ACTION ITEM: The answer should hold nothing but the lines from the one with "Show your work" through the end of the listing below, each exactly as written.

INFORMATION SUPPLIED:

- - - - - - -

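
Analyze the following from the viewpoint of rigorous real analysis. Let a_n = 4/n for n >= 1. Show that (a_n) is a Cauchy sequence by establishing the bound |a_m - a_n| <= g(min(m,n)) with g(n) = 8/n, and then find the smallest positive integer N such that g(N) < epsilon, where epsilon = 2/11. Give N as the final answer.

For any m, n >= 1, by the triangle inequality:
|a_m - a_n| = |4/m - 4/n| <= 4*1/m + 4*1/n <= 8/min(m,n).
So g(n) = 8/n bounds the Cauchy difference. Since g(n) -> 0, (a_n) is Cauchy.
Now solve g(N) < 2/11: 8/N < 2/11 <=> N > 8 / (2/11) = 44.
The smallest integer strictly greater than 44 is N = 45.
Check: g(45) = 8/45 = 8/45 < 2/11; g(44) = 2/11 >= 2/11. So N = 45.

45


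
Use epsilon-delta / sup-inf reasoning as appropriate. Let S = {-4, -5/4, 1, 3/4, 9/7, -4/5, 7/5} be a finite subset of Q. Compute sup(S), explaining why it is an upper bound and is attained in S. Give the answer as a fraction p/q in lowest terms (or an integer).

S is finite, so sup(S) = max(S).
Sorted decreasing:
7/5, 9/7, 1, 3/4, -4/5, -5/4, -4
The extremum is 7/5.
For every x in S, x <= 7/5. And 7/5 is in S, so it is attained.
Therefore sup(S) = 7/5.

7/5


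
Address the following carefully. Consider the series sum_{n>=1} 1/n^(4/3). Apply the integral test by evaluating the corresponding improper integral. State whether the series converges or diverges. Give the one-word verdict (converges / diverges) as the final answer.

Let f(x) = x^(-4/3). Then f is positive, continuous, and decreasing on [1, infinity), so the integral test applies.
Compute the improper integral int_{1}^infinity f(x) dx:
  antiderivative F(x) = -3/x^(1/3).
  As x -> infinity, F(x) -> 0 (since p = 4/3 > 1).
  So int = F(infinity) - F(1) = 0 - (-3) = 3.
  Finite, so by the integral test, the series converges.

converges


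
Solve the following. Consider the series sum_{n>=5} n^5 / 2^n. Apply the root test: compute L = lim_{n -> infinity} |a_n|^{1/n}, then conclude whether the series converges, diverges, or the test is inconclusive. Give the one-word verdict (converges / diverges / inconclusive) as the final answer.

Let a_n denote the general term. Form |a_n|^(1/n) and simplify:
|a_n|^(1/n) = n^(5/n)/2
Take the limit as n -> infinity: L = 1/2.
Since L = 1/2 < 1, the root test implies convergence.

converges


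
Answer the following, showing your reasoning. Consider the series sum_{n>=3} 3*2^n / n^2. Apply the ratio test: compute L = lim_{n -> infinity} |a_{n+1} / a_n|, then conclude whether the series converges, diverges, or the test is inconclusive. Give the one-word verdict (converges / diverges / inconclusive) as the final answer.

Let a_n denote the general term. Form the ratio a_{n+1}/a_n and simplify:
a_{n+1}/a_n = 2*n^2/(n + 1)^2
Take the limit as n -> infinity: L = 2.
Since L = 2 > 1 (or L = infinity), the ratio test implies the series diverges.

diverges


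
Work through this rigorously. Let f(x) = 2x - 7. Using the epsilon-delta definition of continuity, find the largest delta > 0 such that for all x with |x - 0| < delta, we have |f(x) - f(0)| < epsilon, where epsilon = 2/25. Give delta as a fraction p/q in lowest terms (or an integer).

We compute f(0) = 2*(0) - 7 = -7.
|f(x) - f(0)| = |2x - 7 - (-7)| = |2(x - 0)| = 2|x - 0|.
We need 2|x - 0| < 2/25, i.e. |x - 0| < 2/25 / 2 = 1/25.
So any delta <= 1/25 works. Conversely, if delta > 1/25, then x = 0 + 1/25 satisfies |x - 0| = 1/25 < delta but |f(x) - f(0)| = 2 * 1/25 = 2/25, which is not < 2/25; so no larger delta works.
Hence the largest such delta is 1/25.

1/25


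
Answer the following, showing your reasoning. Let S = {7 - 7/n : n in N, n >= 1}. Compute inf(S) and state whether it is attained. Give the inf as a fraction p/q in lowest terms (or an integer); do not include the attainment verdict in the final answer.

Analysis:
- Values: 0, 7/2, 14/3, 21/4, ... strictly increasing.
- Minimum is 0 (n=1); inf = 0 (attained).
- 7 - 7/n -> 7 from below; sup = 7, not attained.
Conclusion: inf(S) = 0, attained in S.

0


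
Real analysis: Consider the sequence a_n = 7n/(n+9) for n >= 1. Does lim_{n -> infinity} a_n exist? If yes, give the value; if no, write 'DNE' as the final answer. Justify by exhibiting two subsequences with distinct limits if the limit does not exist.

Examine the behaviour of a_n along subsequences.
Even-n subsequence a_{2k} = 7(2k)/(2k+9) -> 7. Odd-n subsequence a_{2k+1} = 7(2k+1)/(2k+10) -> 7. Both tend to 7, which suggests the limit is 7; verify directly.
|a_n - 7| = |7n - 7(n+9)| / (n+9) = 63/(n+9) < 63/n for every n >= 1.
Given epsilon > 0, choose a positive integer N > 63/epsilon. Then for all n >= N, |a_n - 7| < 63/n <= 63/N < epsilon.
So by the definition of the limit, lim a_n exists and equals 7.

7


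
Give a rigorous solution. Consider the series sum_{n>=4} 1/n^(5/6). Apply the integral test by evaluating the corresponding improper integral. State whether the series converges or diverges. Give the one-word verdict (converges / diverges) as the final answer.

Let f(x) = x^(-5/6). Then f is positive, continuous, and decreasing on [4, infinity), so the integral test applies.
Compute the improper integral int_{4}^infinity f(x) dx:
  antiderivative F(x) = 6*x^(1/6).
  As x -> infinity, F(x) -> infinity (since p = 5/6 < 1).
  So the integral diverges. By the integral test, the series diverges.

diverges


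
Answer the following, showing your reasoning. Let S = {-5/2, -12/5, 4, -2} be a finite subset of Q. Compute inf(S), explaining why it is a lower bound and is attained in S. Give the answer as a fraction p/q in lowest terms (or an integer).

S is finite, so inf(S) = min(S).
Sorted increasing:
-5/2, -12/5, -2, 4
The extremum is -5/2.
For every x in S, x >= -5/2. And -5/2 is in S, so it is attained.
Therefore inf(S) = -5/2.

-5/2


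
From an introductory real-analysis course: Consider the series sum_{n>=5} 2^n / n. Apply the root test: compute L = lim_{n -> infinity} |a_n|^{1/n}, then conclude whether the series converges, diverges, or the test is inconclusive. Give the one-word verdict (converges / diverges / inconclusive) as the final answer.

Let a_n denote the general term. Form |a_n|^(1/n) and simplify:
|a_n|^(1/n) = 2/n^(1/n)
Take the limit as n -> infinity: L = 2.
Since L = 2 > 1, the root test implies divergence.

diverges


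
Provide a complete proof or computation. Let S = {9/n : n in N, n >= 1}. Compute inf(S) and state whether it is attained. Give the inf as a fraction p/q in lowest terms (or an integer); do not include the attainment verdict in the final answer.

Analysis:
- Values: 9, 9/2, 3, 9/4, ... strictly decreasing.
- The maximum is 9 (n=1); sup = 9 (attained).
- The set is bounded below by 0; 9/n -> 0 so 0 is the greatest lower bound.
- 0 is not in the set, so inf = 0 is not attained.
Conclusion: inf(S) = 0, not attained in S.

0


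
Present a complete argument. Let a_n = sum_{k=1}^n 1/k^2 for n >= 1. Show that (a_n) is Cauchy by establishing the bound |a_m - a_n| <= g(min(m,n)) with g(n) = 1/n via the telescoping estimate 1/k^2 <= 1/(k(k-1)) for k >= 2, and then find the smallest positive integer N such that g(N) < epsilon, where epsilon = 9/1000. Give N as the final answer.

For m > n >= 1: |a_m - a_n| = sum_{k=n+1}^m 1/k^2.
Use 1/k^2 <= 1/(k(k-1)) = 1/(k-1) - 1/k for k >= 2:
sum_{k=n+1}^m 1/k^2 <= sum_{k=n+1}^m (1/(k-1) - 1/k) = 1/n - 1/m <= 1/n.
By symmetry the same bound holds with n,m swapped, so |a_m - a_n| <= 1/min(m,n) = g(min(m,n)). Since g(n) -> 0, (a_n) is Cauchy.
Now solve g(N) < 9/1000: 1/N < 9/1000 <=> N > 1/(9/1000) = 1000/9.
The smallest integer strictly greater than 1000/9 is N = 112.
Check: g(112) = 1/112 < 9/1000; g(111) = 1/111 >= 9/1000. So N = 112.

112


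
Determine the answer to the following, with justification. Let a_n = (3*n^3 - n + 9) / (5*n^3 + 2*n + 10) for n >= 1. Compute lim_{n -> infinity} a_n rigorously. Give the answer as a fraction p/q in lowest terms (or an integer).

Divide numerator and denominator by n^3, the highest power:
numerator / n^3 = 3 - 1/n^2 + 9/n^3
denominator / n^3 = 5 + 2/n^2 + 10/n^3
As n -> infinity, all terms of the form c/n^k (k >= 1) tend to 0.
So numerator / n^3 -> 3 and denominator / n^3 -> 5.
Therefore lim a_n = 3/5.

3/5


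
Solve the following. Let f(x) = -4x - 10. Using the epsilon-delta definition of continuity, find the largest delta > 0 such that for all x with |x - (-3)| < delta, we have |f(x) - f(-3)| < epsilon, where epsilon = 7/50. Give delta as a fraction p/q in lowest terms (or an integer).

We compute f(-3) = -4*(-3) - 10 = 2.
|f(x) - f(-3)| = |-4x - 10 - (2)| = |-4(x - (-3))| = 4|x - (-3)|.
We need 4|x - (-3)| < 7/50, i.e. |x - (-3)| < 7/50 / 4 = 7/200.
So any delta <= 7/200 works. Conversely, if delta > 7/200, then x = -3 + 7/200 satisfies |x - (-3)| = 7/200 < delta but |f(x) - f(-3)| = 4 * 7/200 = 7/50, which is not < 7/50; so no larger delta works.
Hence the largest such delta is 7/200.

7/200


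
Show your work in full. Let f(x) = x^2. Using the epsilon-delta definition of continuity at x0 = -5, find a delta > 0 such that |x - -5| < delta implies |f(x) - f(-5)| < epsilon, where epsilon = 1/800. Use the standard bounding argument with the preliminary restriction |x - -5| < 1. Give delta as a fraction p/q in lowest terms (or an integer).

Factor: |x^2 - (-5)^2| = |x - -5| * |x + -5|.
Impose |x - -5| < 1 first. Then |x + -5| = |(x - -5) + 2*(-5)| <= |x - -5| + 2*|-5| < 1 + 10 = 11.
So |x^2 - (-5)^2| < delta * 11.
We need delta * 11 <= 1/800, i.e. delta <= 1/800/11 = 1/8800.
Since 1/8800 < 1, this is tighter than 1; take delta = 1/8800.
So delta = 1/8800 works.

1/8800


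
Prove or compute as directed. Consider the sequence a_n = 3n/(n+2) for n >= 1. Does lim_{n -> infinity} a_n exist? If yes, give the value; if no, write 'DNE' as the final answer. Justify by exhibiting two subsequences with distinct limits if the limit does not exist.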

- - - - - - -

RESPONSE TO THE TASK:
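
Show your work in full. Let f(x) = x^2. Using the epsilon-delta definition of continuity at x0 = -5, find a delta > 0 such that |x - -5| < delta implies |f(x) - f(-5)| < epsilon, where epsilon = 1/800. Use the standard bounding argument with the preliminary restriction |x - -5| < 1. Give delta as a fraction p/q in lowest terms (or an integer).

Factor: |x^2 - (-5)^2| = |x - -5| * |x + -5|.
Impose |x - -5| < 1 first. Then |x + -5| = |(x - -5) + 2*(-5)| <= |x - -5| + 2*|-5| < 1 + 10 = 11.
So |x^2 - (-5)^2| < delta * 11.
We need delta * 11 <= 1/800, i.e. delta <= 1/800/11 = 1/8800.
Since 1/8800 < 1, this is tighter than 1; take delta = 1/8800.
So delta = 1/8800 works.

1/8800


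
Prove or compute as directed. Consider the sequence a_n = 3n/(n+2) for n >= 1. Does lim_{n -> infinity} a_n exist? If yes, give the value; if no, write 'DNE' as the final answer. Justify by exhibiting two subsequences with distinct limits if the limit does not exist.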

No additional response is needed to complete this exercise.